● Directions for this task
Determine how many lines in the listing below contain "height", then give only that number.

● Source data
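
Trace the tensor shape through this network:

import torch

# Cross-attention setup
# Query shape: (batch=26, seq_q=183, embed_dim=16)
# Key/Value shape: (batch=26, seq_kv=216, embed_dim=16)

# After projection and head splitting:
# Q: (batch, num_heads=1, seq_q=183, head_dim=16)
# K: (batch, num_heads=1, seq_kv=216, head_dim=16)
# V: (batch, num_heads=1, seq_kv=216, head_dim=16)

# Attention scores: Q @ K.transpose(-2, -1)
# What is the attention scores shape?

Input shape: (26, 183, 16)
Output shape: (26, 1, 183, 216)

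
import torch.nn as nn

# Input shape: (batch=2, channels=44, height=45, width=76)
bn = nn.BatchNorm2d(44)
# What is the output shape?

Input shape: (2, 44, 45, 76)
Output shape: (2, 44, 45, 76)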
==
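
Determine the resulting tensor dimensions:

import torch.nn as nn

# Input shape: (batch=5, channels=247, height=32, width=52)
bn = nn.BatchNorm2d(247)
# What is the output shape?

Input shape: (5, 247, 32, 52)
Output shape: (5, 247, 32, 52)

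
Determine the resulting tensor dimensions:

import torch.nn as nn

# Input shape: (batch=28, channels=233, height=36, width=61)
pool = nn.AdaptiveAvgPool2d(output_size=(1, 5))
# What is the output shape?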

● Answer for the task
3